How to complete this task
State how many lines of the entries hold the string "apparent", and nothing more.
Available data START
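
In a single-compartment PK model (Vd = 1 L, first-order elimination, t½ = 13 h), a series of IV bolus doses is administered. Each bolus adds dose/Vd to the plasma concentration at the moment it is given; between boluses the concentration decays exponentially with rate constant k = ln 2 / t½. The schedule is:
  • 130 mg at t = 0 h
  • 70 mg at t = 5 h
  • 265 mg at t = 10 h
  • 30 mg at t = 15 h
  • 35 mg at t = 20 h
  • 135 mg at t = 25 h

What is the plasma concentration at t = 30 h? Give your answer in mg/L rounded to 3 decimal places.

k = ln 2 / 13 = 0.05332 per h
Dose 1 (130 mg at t=0 h): 130·exp(−0.05332·30) = 26.258 mg/L
Dose 2 (70 mg at t=5 h): 70·exp(−0.05332·25) = 18.458 mg/L
Dose 3 (265 mg at t=10 h): 265·exp(−0.05332·20) = 91.227 mg/L
Dose 4 (30 mg at t=15 h): 30·exp(−0.05332·15) = 13.483 mg/L
Dose 5 (35 mg at t=20 h): 35·exp(−0.05332·10) = 20.536 mg/L
Dose 6 (135 mg at t=25 h): 135·exp(−0.05332·5) = 103.408 mg/L
C(30) = 26.258 + 18.458 + 91.227 + 13.483 + 20.536 + 103.408 = 273.369 mg/L

273.369 mg/L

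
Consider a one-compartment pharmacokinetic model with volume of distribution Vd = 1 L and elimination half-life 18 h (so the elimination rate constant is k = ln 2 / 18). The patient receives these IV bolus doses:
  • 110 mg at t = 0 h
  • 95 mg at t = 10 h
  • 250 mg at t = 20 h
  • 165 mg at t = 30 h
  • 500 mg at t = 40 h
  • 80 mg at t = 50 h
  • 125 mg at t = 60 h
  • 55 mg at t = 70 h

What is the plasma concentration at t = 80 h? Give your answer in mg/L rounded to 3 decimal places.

287.971 mg/L

k = ln 2 / 18 = 0.03851 per h
Dose 1 (110 mg at t=0 h): 110·exp(−0.03851·80) = 5.052 mg/L
Dose 2 (95 mg at t=10 h): 95·exp(−0.03851·70) = 6.413 mg/L
Dose 3 (250 mg at t=20 h): 250·exp(−0.03851·60) = 24.803 mg/L
Dose 4 (165 mg at t=30 h): 165·exp(−0.03851·50) = 24.060 mg/L
Dose 5 (500 mg at t=40 h): 500·exp(−0.03851·40) = 107.155 mg/L
Dose 6 (80 mg at t=50 h): 80·exp(−0.03851·30) = 25.198 mg/L
Dose 7 (125 mg at t=60 h): 125·exp(−0.03851·20) = 57.867 mg/L
Dose 8 (55 mg at t=70 h): 55·exp(−0.03851·10) = 37.422 mg/L
C(80) = 5.052 + 6.413 + 24.803 + 24.060 + 107.155 + 25.198 + 57.867 + 37.422 = 287.971 mg/L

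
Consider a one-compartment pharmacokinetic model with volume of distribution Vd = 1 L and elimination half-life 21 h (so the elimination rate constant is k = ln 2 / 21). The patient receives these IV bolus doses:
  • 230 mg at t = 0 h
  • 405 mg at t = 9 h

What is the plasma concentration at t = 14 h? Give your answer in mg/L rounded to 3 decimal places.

k = ln 2 / 21 = 0.03301 per h
Dose 1 (230 mg at t=0 h): 230·exp(−0.03301·14) = 144.891 mg/L
Dose 2 (405 mg at t=9 h): 405·exp(−0.03301·5) = 343.385 mg/L
C(14) = 144.891 + 343.385 = 488.276 mg/L

488.276 mg/L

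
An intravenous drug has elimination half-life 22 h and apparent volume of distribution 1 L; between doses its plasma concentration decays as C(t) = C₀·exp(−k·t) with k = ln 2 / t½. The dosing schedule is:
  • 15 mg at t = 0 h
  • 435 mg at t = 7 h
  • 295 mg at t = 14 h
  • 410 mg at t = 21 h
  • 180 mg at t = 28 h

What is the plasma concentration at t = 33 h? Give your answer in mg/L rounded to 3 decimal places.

793.858 mg/L

k = ln 2 / 22 = 0.03151 per h
Dose 1 (15 mg at t=0 h): 15·exp(−0.03151·33) = 5.303 mg/L
Dose 2 (435 mg at t=7 h): 435·exp(−0.03151·26) = 191.746 mg/L
Dose 3 (295 mg at t=14 h): 295·exp(−0.03151·19) = 162.122 mg/L
Dose 4 (410 mg at t=21 h): 410·exp(−0.03151·12) = 280.922 mg/L
Dose 5 (180 mg at t=28 h): 180·exp(−0.03151·5) = 153.765 mg/L
C(33) = 5.303 + 191.746 + 162.122 + 280.922 + 153.765 = 793.858 mg/L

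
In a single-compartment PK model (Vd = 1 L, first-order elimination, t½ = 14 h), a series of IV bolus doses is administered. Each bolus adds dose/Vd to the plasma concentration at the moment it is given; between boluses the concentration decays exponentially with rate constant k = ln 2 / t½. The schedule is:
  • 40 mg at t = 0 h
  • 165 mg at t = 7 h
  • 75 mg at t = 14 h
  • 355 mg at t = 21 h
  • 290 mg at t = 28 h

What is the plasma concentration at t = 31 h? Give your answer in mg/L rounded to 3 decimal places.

k = ln 2 / 14 = 0.04951 per h
Dose 1 (40 mg at t=0 h): 40·exp(−0.04951·31) = 8.620 mg/L
Dose 2 (165 mg at t=7 h): 165·exp(−0.04951·24) = 50.284 mg/L
Dose 3 (75 mg at t=14 h): 75·exp(−0.04951·17) = 32.324 mg/L
Dose 4 (355 mg at t=21 h): 355·exp(−0.04951·10) = 216.375 mg/L
Dose 5 (290 mg at t=28 h): 290·exp(−0.04951·3) = 249.972 mg/L
C(31) = 8.620 + 50.284 + 32.324 + 216.375 + 249.972 = 557.575 mg/L

557.575 mg/L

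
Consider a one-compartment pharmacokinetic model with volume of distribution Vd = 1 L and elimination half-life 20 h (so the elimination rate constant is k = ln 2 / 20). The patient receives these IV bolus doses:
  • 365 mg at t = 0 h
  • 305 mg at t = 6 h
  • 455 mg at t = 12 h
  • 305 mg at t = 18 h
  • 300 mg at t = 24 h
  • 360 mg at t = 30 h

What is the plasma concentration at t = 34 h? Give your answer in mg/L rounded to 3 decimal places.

k = ln 2 / 20 = 0.03466 per h
Dose 1 (365 mg at t=0 h): 365·exp(−0.03466·34) = 112.342 mg/L
Dose 2 (305 mg at t=6 h): 305·exp(−0.03466·28) = 115.573 mg/L
Dose 3 (455 mg at t=12 h): 455·exp(−0.03466·22) = 212.265 mg/L
Dose 4 (305 mg at t=18 h): 305·exp(−0.03466·16) = 175.176 mg/L
Dose 5 (300 mg at t=24 h): 300·exp(−0.03466·10) = 212.132 mg/L
Dose 6 (360 mg at t=30 h): 360·exp(−0.03466·4) = 313.398 mg/L
C(34) = 112.342 + 115.573 + 212.265 + 175.176 + 212.132 + 313.398 = 1140.887 mg/L

1140.887 mg/L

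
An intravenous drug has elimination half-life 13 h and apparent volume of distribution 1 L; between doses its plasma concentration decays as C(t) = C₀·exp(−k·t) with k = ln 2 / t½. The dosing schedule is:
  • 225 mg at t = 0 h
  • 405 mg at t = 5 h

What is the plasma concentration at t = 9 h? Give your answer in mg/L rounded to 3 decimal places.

k = ln 2 / 13 = 0.05332 per h
Dose 1 (225 mg at t=0 h): 225·exp(−0.05332·9) = 139.244 mg/L
Dose 2 (405 mg at t=5 h): 405·exp(−0.05332·4) = 327.213 mg/L
C(9) = 139.244 + 327.213 = 466.457 mg/L

466.457 mg/L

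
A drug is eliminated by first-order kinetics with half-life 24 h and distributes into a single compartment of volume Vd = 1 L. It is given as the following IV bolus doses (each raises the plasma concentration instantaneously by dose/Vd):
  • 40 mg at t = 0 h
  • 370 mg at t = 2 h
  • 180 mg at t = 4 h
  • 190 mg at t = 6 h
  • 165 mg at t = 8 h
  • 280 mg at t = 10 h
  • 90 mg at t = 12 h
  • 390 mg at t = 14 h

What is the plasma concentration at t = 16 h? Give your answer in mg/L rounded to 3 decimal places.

1356.466 mg/L

k = ln 2 / 24 = 0.02888 per h
Dose 1 (40 mg at t=0 h): 40·exp(−0.02888·16) = 25.198 mg/L
Dose 2 (370 mg at t=2 h): 370·exp(−0.02888·14) = 246.945 mg/L
Dose 3 (180 mg at t=4 h): 180·exp(−0.02888·12) = 127.279 mg/L
Dose 4 (190 mg at t=6 h): 190·exp(−0.02888·10) = 142.339 mg/L
Dose 5 (165 mg at t=8 h): 165·exp(−0.02888·8) = 130.961 mg/L
Dose 6 (280 mg at t=10 h): 280·exp(−0.02888·6) = 235.451 mg/L
Dose 7 (90 mg at t=12 h): 90·exp(−0.02888·4) = 80.181 mg/L
Dose 8 (390 mg at t=14 h): 390·exp(−0.02888·2) = 368.111 mg/L
C(16) = 25.198 + 246.945 + 127.279 + 142.339 + 130.961 + 235.451 + 80.181 + 368.111 = 1356.466 mg/L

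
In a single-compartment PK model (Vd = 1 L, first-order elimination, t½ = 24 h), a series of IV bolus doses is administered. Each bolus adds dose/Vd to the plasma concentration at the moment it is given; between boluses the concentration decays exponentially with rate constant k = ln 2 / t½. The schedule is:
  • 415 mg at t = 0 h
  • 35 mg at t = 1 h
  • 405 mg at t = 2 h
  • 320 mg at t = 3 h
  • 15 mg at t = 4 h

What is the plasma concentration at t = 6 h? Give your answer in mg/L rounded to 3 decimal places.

k = ln 2 / 24 = 0.02888 per h
Dose 1 (415 mg at t=0 h): 415·exp(−0.02888·6) = 348.972 mg/L
Dose 2 (35 mg at t=1 h): 35·exp(−0.02888·5) = 30.294 mg/L
Dose 3 (405 mg at t=2 h): 405·exp(−0.02888·4) = 360.814 mg/L
Dose 4 (320 mg at t=3 h): 320·exp(−0.02888·3) = 293.441 mg/L
Dose 5 (15 mg at t=4 h): 15·exp(−0.02888·2) = 14.158 mg/L
C(6) = 348.972 + 30.294 + 360.814 + 293.441 + 14.158 = 1047.679 mg/L

1047.679 mg/L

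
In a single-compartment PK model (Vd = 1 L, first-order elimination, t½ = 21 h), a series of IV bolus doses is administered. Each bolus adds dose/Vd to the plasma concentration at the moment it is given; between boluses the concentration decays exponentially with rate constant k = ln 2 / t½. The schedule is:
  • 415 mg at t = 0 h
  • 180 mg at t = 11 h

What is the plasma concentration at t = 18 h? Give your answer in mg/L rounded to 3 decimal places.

k = ln 2 / 21 = 0.03301 per h
Dose 1 (415 mg at t=0 h): 415·exp(−0.03301·18) = 229.099 mg/L
Dose 2 (180 mg at t=11 h): 180·exp(−0.03301·7) = 142.866 mg/L
C(18) = 229.099 + 142.866 = 371.965 mg/L

371.965 mg/L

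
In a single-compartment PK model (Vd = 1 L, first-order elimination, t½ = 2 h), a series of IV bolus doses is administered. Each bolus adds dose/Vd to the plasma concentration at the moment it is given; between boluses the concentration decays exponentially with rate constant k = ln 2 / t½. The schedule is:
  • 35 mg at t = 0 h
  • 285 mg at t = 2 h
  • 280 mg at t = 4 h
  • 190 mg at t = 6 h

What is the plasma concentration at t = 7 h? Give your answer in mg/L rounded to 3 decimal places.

286.820 mg/L

k = ln 2 / 2 = 0.34657 per h
Dose 1 (35 mg at t=0 h): 35·exp(−0.34657·7) = 3.094 mg/L
Dose 2 (285 mg at t=2 h): 285·exp(−0.34657·5) = 50.381 mg/L
Dose 3 (280 mg at t=4 h): 280·exp(−0.34657·3) = 98.995 mg/L
Dose 4 (190 mg at t=6 h): 190·exp(−0.34657·1) = 134.350 mg/L
C(7) = 3.094 + 50.381 + 98.995 + 134.350 = 286.820 mg/L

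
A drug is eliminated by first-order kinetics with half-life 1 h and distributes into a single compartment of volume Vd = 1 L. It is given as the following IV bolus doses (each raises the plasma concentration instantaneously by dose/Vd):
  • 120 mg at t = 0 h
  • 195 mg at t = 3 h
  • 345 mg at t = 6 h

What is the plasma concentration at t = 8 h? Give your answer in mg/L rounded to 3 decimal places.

92.812 mg/L

k = ln 2 / 1 = 0.69315 per h
Dose 1 (120 mg at t=0 h): 120·exp(−0.69315·8) = 0.469 mg/L
Dose 2 (195 mg at t=3 h): 195·exp(−0.69315·5) = 6.094 mg/L
Dose 3 (345 mg at t=6 h): 345·exp(−0.69315·2) = 86.250 mg/L
C(8) = 0.469 + 6.094 + 86.250 = 92.812 mg/L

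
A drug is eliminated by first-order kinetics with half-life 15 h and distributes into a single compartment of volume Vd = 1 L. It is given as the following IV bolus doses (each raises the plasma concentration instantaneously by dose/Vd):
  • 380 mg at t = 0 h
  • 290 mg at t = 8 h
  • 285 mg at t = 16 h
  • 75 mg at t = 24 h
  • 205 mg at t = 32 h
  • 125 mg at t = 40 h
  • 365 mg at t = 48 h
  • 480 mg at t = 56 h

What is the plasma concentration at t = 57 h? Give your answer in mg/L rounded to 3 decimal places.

k = ln 2 / 15 = 0.04621 per h
Dose 1 (380 mg at t=0 h): 380·exp(−0.04621·57) = 27.282 mg/L
Dose 2 (290 mg at t=8 h): 290·exp(−0.04621·49) = 30.132 mg/L
Dose 3 (285 mg at t=16 h): 285·exp(−0.04621·41) = 42.858 mg/L
Dose 4 (75 mg at t=24 h): 75·exp(−0.04621·33) = 16.323 mg/L
Dose 5 (205 mg at t=32 h): 205·exp(−0.04621·25) = 64.571 mg/L
Dose 6 (125 mg at t=40 h): 125·exp(−0.04621·17) = 56.983 mg/L
Dose 7 (365 mg at t=48 h): 365·exp(−0.04621·9) = 240.810 mg/L
Dose 8 (480 mg at t=56 h): 480·exp(−0.04621·1) = 458.324 mg/L
C(57) = 27.282 + 30.132 + 42.858 + 16.323 + 64.571 + 56.983 + 240.810 + 458.324 = 937.282 mg/L

937.282 mg/L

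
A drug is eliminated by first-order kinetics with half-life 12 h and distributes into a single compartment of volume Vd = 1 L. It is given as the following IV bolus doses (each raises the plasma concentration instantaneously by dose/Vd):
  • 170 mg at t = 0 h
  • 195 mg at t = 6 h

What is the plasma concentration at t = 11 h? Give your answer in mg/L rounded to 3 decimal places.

k = ln 2 / 12 = 0.05776 per h
Dose 1 (170 mg at t=0 h): 170·exp(−0.05776·11) = 90.054 mg/L
Dose 2 (195 mg at t=6 h): 195·exp(−0.05776·5) = 146.085 mg/L
C(11) = 90.054 + 146.085 = 236.139 mg/L

236.139 mg/L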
Available data END
Written answer
2